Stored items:
┌──

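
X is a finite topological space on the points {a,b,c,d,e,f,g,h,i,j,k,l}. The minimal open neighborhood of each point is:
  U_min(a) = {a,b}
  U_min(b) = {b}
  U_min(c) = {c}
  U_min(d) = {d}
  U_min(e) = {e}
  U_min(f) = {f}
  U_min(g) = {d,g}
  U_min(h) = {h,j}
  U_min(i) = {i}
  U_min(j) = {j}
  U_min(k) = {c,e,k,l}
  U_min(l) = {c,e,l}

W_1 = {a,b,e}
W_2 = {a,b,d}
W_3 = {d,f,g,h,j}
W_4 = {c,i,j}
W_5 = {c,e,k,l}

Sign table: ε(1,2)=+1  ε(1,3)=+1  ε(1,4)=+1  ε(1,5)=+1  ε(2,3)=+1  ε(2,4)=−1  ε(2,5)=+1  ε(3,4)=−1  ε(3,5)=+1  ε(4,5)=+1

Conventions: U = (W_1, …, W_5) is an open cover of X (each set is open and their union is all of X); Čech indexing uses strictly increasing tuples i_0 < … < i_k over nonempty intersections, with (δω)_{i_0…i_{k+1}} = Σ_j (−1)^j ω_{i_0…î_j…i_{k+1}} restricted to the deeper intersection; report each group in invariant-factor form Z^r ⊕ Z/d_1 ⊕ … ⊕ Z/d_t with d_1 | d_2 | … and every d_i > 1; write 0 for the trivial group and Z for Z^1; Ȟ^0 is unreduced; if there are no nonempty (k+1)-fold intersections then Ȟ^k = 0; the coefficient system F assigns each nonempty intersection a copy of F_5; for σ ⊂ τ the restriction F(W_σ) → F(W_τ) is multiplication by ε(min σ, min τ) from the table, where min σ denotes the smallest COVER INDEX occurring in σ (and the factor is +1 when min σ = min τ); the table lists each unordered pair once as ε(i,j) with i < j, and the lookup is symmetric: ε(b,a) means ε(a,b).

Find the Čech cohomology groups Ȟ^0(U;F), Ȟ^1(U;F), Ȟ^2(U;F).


cover nerve:
  W12={a,b} W15={e} W23={d} W34={j} W45={c}
C dims 5,5; δ0: rk_F5 5
Ȟ^0: (5−5)−0=0 ⇒ 0
Ȟ^1: (5−0)−5=0 ⇒ 0
Ȟ^2: (0−0)−0=0 ⇒ 0

Ȟ^0 ≅ 0, Ȟ^1 ≅ 0 and Ȟ^2 ≅ 0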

└──

* Task
Transcribe the lines from the first line of the records through the line that contains "Sign table: ε(1,2)=+1", both included, and add nothing else.

* Response to this task
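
X is a finite topological space on the points {a,b,c,d,e,f,g,h,i,j,k,l}. The minimal open neighborhood of each point is:
  U_min(a) = {a,b}
  U_min(b) = {b}
  U_min(c) = {c}
  U_min(d) = {d}
  U_min(e) = {e}
  U_min(f) = {f}
  U_min(g) = {d,g}
  U_min(h) = {h,j}
  U_min(i) = {i}
  U_min(j) = {j}
  U_min(k) = {c,e,k,l}
  U_min(l) = {c,e,l}

W_1 = {a,b,e}
W_2 = {a,b,d}
W_3 = {d,f,g,h,j}
W_4 = {c,i,j}
W_5 = {c,e,k,l}

Sign table: ε(1,2)=+1  ε(1,3)=+1  ε(1,4)=+1  ε(1,5)=+1  ε(2,3)=+1  ε(2,4)=−1  ε(2,5)=+1  ε(3,4)=−1  ε(3,5)=+1  ε(4,5)=+1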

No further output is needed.